◆ **EXERCISE PROMPT**:
Up to and including the line with "frobenius_norm(u) = 0.29", copy the records below exactly from their first line.

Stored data
>>>>

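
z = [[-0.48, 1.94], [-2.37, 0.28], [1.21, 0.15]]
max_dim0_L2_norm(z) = 2.7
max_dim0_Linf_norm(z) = 2.37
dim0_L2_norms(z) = [2.7, 1.97]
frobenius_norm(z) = 3.34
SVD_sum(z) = [[-1.04, 0.37], [-2.19, 0.78], [1.03, -0.37]] + [[0.56, 1.57],[-0.18, -0.50],[0.18, 0.52]]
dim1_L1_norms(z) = [2.42, 2.65, 1.36]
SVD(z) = [[-0.40, 0.91],[-0.83, -0.29],[0.39, 0.30]] @ diag([2.7958510432818535, 1.8327893888223414]) @ [[0.94,  -0.34], [0.34,  0.94]]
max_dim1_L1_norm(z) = 2.65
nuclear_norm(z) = 4.63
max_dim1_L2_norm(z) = 2.39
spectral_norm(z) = 2.80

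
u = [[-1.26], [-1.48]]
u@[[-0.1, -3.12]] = [[0.13, 3.93],[0.15, 4.62]]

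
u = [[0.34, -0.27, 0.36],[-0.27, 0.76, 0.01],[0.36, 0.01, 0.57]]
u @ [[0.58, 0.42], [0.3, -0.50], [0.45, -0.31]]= [[0.28, 0.17], [0.08, -0.5], [0.47, -0.03]]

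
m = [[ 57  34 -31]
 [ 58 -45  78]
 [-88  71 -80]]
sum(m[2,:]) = -97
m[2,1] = 71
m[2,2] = -80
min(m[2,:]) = -88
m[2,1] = 71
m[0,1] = 34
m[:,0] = [57, 58, -88]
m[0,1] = 34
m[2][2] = -80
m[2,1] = 71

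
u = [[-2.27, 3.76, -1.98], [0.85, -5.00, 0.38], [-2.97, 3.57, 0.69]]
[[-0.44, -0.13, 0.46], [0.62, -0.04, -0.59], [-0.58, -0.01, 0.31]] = u@[[0.04, 0.04, 0.03], [-0.12, 0.02, 0.12], [-0.05, 0.06, -0.04]]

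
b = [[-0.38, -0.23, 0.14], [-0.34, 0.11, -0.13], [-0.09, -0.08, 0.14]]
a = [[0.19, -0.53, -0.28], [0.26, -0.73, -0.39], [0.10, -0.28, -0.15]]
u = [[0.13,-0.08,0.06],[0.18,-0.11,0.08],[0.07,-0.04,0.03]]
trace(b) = -0.13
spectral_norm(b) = 0.54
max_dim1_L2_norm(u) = 0.23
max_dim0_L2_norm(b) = 0.52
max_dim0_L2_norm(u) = 0.23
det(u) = 0.00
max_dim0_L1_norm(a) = 1.54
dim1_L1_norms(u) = [0.27, 0.37, 0.14]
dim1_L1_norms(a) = [1.0, 1.38, 0.53]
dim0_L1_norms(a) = [0.55, 1.54, 0.82]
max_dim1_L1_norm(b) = 0.75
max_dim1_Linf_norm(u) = 0.18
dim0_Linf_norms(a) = [0.26, 0.73, 0.39]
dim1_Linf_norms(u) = [0.13, 0.18, 0.07]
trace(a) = -0.69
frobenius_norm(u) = 0.29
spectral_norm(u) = 0.29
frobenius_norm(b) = 0.63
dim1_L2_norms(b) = [0.47, 0.38, 0.18]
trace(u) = 0.05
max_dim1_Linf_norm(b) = 0.38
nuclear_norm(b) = 0.92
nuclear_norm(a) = 1.13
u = a @ b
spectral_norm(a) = 1.12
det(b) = -0.01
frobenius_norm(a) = 1.12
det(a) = 0.00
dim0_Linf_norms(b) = [0.38, 0.23, 0.14]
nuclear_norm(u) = 0.30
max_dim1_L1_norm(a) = 1.38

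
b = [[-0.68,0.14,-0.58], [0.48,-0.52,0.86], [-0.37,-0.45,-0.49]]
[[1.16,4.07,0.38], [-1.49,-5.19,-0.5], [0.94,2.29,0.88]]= b@[[-0.4, -2.3, 0.38],[-0.07, 1.20, -0.85],[-1.55, -4.03, -1.31]]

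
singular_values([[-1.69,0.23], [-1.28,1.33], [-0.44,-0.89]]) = [2.38, 1.29]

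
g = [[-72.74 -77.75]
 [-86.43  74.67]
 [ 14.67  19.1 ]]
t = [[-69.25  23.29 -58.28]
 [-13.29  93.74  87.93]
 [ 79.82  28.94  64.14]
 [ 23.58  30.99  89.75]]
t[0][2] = -58.28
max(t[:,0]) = 79.82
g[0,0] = -72.74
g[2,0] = 14.67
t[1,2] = 87.93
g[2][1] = 19.1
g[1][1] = 74.67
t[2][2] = 64.14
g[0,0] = -72.74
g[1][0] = -86.43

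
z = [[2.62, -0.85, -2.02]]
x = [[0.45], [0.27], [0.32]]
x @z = [[1.18, -0.38, -0.91], [0.71, -0.23, -0.55], [0.84, -0.27, -0.65]]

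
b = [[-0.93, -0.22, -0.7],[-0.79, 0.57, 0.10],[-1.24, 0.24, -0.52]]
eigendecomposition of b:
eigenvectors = [[0.69, 0.39, 0.26], [0.21, 0.62, -0.88], [0.69, -0.69, -0.39]]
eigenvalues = [-1.69, -0.04, 0.85]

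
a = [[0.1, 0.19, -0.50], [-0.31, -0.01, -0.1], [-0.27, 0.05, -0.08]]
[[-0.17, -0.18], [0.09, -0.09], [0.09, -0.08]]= a @ [[-0.4, 0.17], [0.26, -0.11], [0.35, 0.35]]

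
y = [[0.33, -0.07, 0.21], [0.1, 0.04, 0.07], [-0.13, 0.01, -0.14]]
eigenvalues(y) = [0.23, -0.07, 0.07]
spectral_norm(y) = 0.45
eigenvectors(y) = [[-0.89, 0.48, 0.41], [-0.35, 0.12, 0.89], [0.3, -0.87, -0.21]]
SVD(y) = [[-0.87, 0.43, 0.22], [-0.26, -0.79, 0.56], [0.41, 0.43, 0.80]] @ diag([0.453292037351264, 0.06324682213200854, 0.03906620488532725]) @ [[-0.81, 0.12, -0.57], [0.13, -0.91, -0.38], [0.57, 0.39, -0.72]]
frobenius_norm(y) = 0.46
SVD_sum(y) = [[0.32,-0.05,0.23], [0.09,-0.01,0.07], [-0.15,0.02,-0.11]] + [[0.0, -0.03, -0.01], [-0.01, 0.05, 0.02], [0.0, -0.02, -0.01]] + [[0.00, 0.0, -0.01], [0.01, 0.01, -0.02], [0.02, 0.01, -0.02]]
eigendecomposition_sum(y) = [[0.33, -0.11, 0.17], [0.13, -0.05, 0.07], [-0.11, 0.04, -0.06]] + [[0.01,0.00,0.05],[0.0,0.0,0.01],[-0.03,-0.01,-0.09]] + [[-0.02, 0.04, -0.0], [-0.04, 0.08, -0.01], [0.01, -0.02, 0.00]]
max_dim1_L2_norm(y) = 0.4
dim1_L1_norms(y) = [0.61, 0.21, 0.28]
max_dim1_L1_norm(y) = 0.61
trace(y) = 0.23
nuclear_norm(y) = 0.56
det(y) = -0.00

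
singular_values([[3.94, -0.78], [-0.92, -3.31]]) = [4.05, 3.4]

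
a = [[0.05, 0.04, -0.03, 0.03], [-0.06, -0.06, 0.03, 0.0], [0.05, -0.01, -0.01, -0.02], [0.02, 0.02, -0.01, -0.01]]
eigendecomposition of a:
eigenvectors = [[(-0.24-0.46j), (-0.24+0.46j), -0.15+0.00j, (0.19+0j)], [0.07+0.38j, (0.07-0.38j), (0.86+0j), 0.30+0.00j], [-0.75+0.00j, -0.75-0.00j, (0.3+0j), (0.92+0j)], [(0.01-0.12j), (0.01+0.12j), -0.39+0.00j, 0.16+0.00j]]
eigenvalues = [(0.01+0.03j), (0.01-0.03j), (-0.04+0j), (-0.01+0j)]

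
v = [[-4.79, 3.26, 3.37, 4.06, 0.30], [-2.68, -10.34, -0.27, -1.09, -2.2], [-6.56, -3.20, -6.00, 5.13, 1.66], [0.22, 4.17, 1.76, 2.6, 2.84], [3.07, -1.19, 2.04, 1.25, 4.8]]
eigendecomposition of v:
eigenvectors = [[(0.2+0j),  -0.48+0.00j,  0.26+0.54j,  0.26-0.54j,  -0.49+0.00j], [-0.17+0.00j,  0.09+0.00j,  -0.25-0.06j,  -0.25+0.06j,  0.74+0.00j], [(0.23+0j),  0.02+0.00j,  -0.71+0.00j,  -0.71-0.00j,  (0.25+0j)], [(0.46+0j),  (-0.7+0j),  (0.17+0.14j),  0.17-0.14j,  -0.35+0.00j], [0.82+0.00j,  (0.52+0j),  0.07-0.15j,  0.07+0.15j,  0.17+0.00j]]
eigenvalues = [(7.06+0j), (0.1+0j), (-6.12+4.02j), (-6.12-4.02j), (-8.66+0j)]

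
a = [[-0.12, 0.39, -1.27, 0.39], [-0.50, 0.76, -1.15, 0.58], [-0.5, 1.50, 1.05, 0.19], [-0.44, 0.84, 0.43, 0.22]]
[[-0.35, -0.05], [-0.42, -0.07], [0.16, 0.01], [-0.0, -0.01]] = a@[[0.18, 0.13], [0.07, -0.03], [0.19, 0.08], [-0.29, 0.19]]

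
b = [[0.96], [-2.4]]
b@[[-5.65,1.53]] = [[-5.42, 1.47], [13.56, -3.67]]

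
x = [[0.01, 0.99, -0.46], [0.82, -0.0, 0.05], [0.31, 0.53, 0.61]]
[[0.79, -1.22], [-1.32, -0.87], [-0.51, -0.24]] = x@ [[-1.58, -1.11], [0.57, -0.81], [-0.53, 0.88]]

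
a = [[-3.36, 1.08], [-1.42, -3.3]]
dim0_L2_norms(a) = [3.65, 3.47]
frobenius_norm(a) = 5.04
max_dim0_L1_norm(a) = 4.78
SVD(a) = [[-0.64, -0.77], [-0.77, 0.64]] @ diag([3.729507420871954, 3.3842538908393123]) @ [[0.87, 0.5], [0.50, -0.87]]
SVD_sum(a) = [[-2.07, -1.18], [-2.49, -1.42]] + [[-1.29, 2.26], [1.07, -1.88]]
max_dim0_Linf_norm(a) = 3.36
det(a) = 12.62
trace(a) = -6.66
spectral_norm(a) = 3.73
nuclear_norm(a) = 7.11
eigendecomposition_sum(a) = [[(-1.68+0.58j), (0.54+1.45j)], [(-0.71-1.91j), (-1.65+0.66j)]] + [[(-1.68-0.58j), 0.54-1.45j], [(-0.71+1.91j), (-1.65-0.66j)]]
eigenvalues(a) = [(-3.33+1.24j), (-3.33-1.24j)]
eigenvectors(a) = [[(-0.02+0.66j), -0.02-0.66j],[-0.75+0.00j, -0.75-0.00j]]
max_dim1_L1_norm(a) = 4.72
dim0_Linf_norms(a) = [3.36, 3.3]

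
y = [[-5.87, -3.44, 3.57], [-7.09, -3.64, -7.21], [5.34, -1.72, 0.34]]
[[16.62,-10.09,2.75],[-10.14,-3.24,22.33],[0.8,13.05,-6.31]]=y@[[-0.46, 2.04, -1.22], [-1.39, -1.42, -0.45], [2.56, -0.84, -1.67]]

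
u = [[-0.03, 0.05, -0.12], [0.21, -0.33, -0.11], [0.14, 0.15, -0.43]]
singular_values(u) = [0.5, 0.4, 0.05]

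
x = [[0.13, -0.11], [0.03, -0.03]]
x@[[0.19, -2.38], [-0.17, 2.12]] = [[0.04, -0.54], [0.01, -0.13]]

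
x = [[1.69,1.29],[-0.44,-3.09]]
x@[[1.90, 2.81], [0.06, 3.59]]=[[3.29, 9.38],[-1.02, -12.33]]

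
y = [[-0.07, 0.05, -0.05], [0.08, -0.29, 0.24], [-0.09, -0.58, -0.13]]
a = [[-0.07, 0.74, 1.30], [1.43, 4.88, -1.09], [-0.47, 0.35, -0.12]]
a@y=[[-0.05, -0.97, 0.01], [0.39, -0.71, 1.24], [0.07, -0.06, 0.12]]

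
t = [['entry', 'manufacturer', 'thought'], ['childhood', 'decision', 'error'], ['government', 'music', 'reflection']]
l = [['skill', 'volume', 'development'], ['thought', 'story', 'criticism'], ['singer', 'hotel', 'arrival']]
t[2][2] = 'reflection'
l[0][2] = 'development'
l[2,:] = ['singer', 'hotel', 'arrival']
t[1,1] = 'decision'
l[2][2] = 'arrival'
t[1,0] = 'childhood'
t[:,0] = ['entry', 'childhood', 'government']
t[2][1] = 'music'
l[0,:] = ['skill', 'volume', 'development']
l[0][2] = 'development'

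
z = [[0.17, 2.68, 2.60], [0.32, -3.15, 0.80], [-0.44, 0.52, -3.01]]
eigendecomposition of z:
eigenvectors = [[-0.99, -0.14, -0.82],  [-0.07, 0.79, 0.18],  [0.13, -0.59, 0.55]]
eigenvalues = [0.0, -3.81, -2.18]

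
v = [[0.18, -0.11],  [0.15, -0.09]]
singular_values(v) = [0.27, 0.0]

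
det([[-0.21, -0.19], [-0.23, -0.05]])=-0.033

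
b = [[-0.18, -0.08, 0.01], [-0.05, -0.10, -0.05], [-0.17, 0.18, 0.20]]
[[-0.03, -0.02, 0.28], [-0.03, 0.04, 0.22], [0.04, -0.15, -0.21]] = b @ [[-0.09, 0.40, -0.95], [0.56, -0.64, -1.38], [-0.38, 0.15, -0.63]]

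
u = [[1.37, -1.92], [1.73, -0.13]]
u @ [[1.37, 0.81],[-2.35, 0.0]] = [[6.39,  1.11], [2.68,  1.40]]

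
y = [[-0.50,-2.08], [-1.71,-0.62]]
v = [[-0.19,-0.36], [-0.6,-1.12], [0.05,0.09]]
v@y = [[0.71, 0.62],[2.22, 1.94],[-0.18, -0.16]]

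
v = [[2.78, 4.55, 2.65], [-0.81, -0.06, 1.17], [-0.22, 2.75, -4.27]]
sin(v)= [[2.89, -1.36, -0.01], [0.16, 3.09, 0.60], [0.14, 1.10, 1.29]]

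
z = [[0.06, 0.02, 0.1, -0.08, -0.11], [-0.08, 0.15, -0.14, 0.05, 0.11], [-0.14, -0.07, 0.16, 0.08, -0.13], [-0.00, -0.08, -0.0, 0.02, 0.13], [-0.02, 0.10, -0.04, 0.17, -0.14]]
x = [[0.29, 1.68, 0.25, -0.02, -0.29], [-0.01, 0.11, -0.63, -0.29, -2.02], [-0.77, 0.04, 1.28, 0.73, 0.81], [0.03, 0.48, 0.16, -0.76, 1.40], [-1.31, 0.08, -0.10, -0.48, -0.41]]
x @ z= [[-0.15, 0.21, -0.15, 0.03, 0.16], [0.12, -0.12, -0.04, -0.39, 0.34], [-0.24, -0.08, 0.09, 0.32, -0.10], [-0.09, 0.26, -0.09, 0.26, -0.27], [-0.06, -0.01, -0.14, 0.02, 0.16]]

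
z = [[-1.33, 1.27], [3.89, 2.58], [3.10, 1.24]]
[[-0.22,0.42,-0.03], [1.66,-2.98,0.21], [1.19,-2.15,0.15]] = z @ [[0.32, -0.58, 0.04], [0.16, -0.28, 0.02]]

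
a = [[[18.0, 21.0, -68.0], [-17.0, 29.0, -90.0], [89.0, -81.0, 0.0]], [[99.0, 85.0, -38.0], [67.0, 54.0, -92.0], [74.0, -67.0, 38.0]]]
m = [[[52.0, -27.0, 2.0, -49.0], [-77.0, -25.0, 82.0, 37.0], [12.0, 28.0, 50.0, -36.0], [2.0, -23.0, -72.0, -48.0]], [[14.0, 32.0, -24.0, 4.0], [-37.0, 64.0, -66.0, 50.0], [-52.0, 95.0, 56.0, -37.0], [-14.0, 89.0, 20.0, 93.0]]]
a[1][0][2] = -38.0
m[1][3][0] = -14.0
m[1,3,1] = 89.0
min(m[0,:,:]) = -77.0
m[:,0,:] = [[52.0, -27.0, 2.0, -49.0], [14.0, 32.0, -24.0, 4.0]]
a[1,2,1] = -67.0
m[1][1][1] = 64.0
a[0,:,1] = [21.0, 29.0, -81.0]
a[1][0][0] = 99.0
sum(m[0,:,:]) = -92.0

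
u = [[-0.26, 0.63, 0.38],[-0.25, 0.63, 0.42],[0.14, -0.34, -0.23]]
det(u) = 0.00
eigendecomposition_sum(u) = [[(-0.22+0j),(0.64-0j),0.47-0.00j], [-0.21+0.00j,0.60-0.00j,0.44-0.00j], [(0.1-0j),(-0.3+0j),-0.22+0.00j]] + [[-0.02+0.03j, -0.00-0.07j, -0.05-0.06j], [(-0.02+0.02j), 0.02-0.04j, -0.01-0.05j], [(0.02-0.01j), (-0.02+0.02j), (-0.01+0.04j)]] + [[-0.02-0.03j, -0.00+0.07j, (-0.05+0.06j)], [(-0.02-0.02j), 0.02+0.04j, (-0.01+0.05j)], [(0.02+0.01j), (-0.02-0.02j), (-0.01-0.04j)]]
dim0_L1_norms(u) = [0.65, 1.6, 1.03]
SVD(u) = [[-0.65, 0.76, -0.02], [-0.67, -0.56, 0.49], [0.36, 0.34, 0.87]] @ diag([1.1966511681298935, 0.02840360176208428, 0.004383745008726619]) @ [[0.32, -0.80, -0.51],  [-0.36, 0.39, -0.84],  [0.87, 0.46, -0.16]]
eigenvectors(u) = [[(-0.69+0j), (0.77+0j), 0.77-0.00j], [-0.65+0.00j, 0.47+0.20j, (0.47-0.2j)], [0.32+0.00j, -0.27-0.26j, (-0.27+0.26j)]]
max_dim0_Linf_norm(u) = 0.63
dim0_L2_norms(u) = [0.39, 0.95, 0.61]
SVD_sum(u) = [[-0.25,0.62,0.4], [-0.26,0.64,0.41], [0.14,-0.35,-0.22]] + [[-0.01, 0.01, -0.02], [0.01, -0.01, 0.01], [-0.00, 0.00, -0.01]] + [[-0.00, -0.0, 0.00], [0.0, 0.00, -0.0], [0.00, 0.0, -0.0]]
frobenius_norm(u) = 1.20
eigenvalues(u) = [(0.16+0j), (-0.01+0.03j), (-0.01-0.03j)]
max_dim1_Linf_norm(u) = 0.63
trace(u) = 0.14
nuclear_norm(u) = 1.23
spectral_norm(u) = 1.20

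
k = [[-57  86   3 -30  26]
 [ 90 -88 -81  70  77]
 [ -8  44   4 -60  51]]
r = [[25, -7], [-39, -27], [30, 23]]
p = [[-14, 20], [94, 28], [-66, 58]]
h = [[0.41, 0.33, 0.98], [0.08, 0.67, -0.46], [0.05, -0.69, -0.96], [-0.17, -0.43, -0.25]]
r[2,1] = 23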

<<<<

◆ **ANSWER BELOW**:
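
z = [[-0.48, 1.94], [-2.37, 0.28], [1.21, 0.15]]
max_dim0_L2_norm(z) = 2.7
max_dim0_Linf_norm(z) = 2.37
dim0_L2_norms(z) = [2.7, 1.97]
frobenius_norm(z) = 3.34
SVD_sum(z) = [[-1.04, 0.37], [-2.19, 0.78], [1.03, -0.37]] + [[0.56, 1.57],[-0.18, -0.50],[0.18, 0.52]]
dim1_L1_norms(z) = [2.42, 2.65, 1.36]
SVD(z) = [[-0.40, 0.91],[-0.83, -0.29],[0.39, 0.30]] @ diag([2.7958510432818535, 1.8327893888223414]) @ [[0.94,  -0.34], [0.34,  0.94]]
max_dim1_L1_norm(z) = 2.65
nuclear_norm(z) = 4.63
max_dim1_L2_norm(z) = 2.39
spectral_norm(z) = 2.80

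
u = [[-1.26], [-1.48]]
u@[[-0.1, -3.12]] = [[0.13, 3.93],[0.15, 4.62]]

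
u = [[0.34, -0.27, 0.36],[-0.27, 0.76, 0.01],[0.36, 0.01, 0.57]]
u @ [[0.58, 0.42], [0.3, -0.50], [0.45, -0.31]]= [[0.28, 0.17], [0.08, -0.5], [0.47, -0.03]]

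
m = [[ 57  34 -31]
 [ 58 -45  78]
 [-88  71 -80]]
sum(m[2,:]) = -97
m[2,1] = 71
m[2,2] = -80
min(m[2,:]) = -88
m[2,1] = 71
m[0,1] = 34
m[:,0] = [57, 58, -88]
m[0,1] = 34
m[2][2] = -80
m[2,1] = 71

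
u = [[-2.27, 3.76, -1.98], [0.85, -5.00, 0.38], [-2.97, 3.57, 0.69]]
[[-0.44, -0.13, 0.46], [0.62, -0.04, -0.59], [-0.58, -0.01, 0.31]] = u@[[0.04, 0.04, 0.03], [-0.12, 0.02, 0.12], [-0.05, 0.06, -0.04]]

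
b = [[-0.38, -0.23, 0.14], [-0.34, 0.11, -0.13], [-0.09, -0.08, 0.14]]
a = [[0.19, -0.53, -0.28], [0.26, -0.73, -0.39], [0.10, -0.28, -0.15]]
u = [[0.13,-0.08,0.06],[0.18,-0.11,0.08],[0.07,-0.04,0.03]]
trace(b) = -0.13
spectral_norm(b) = 0.54
max_dim1_L2_norm(u) = 0.23
max_dim0_L2_norm(b) = 0.52
max_dim0_L2_norm(u) = 0.23
det(u) = 0.00
max_dim0_L1_norm(a) = 1.54
dim1_L1_norms(u) = [0.27, 0.37, 0.14]
dim1_L1_norms(a) = [1.0, 1.38, 0.53]
dim0_L1_norms(a) = [0.55, 1.54, 0.82]
max_dim1_L1_norm(b) = 0.75
max_dim1_Linf_norm(u) = 0.18
dim0_Linf_norms(a) = [0.26, 0.73, 0.39]
dim1_Linf_norms(u) = [0.13, 0.18, 0.07]
trace(a) = -0.69
frobenius_norm(u) = 0.29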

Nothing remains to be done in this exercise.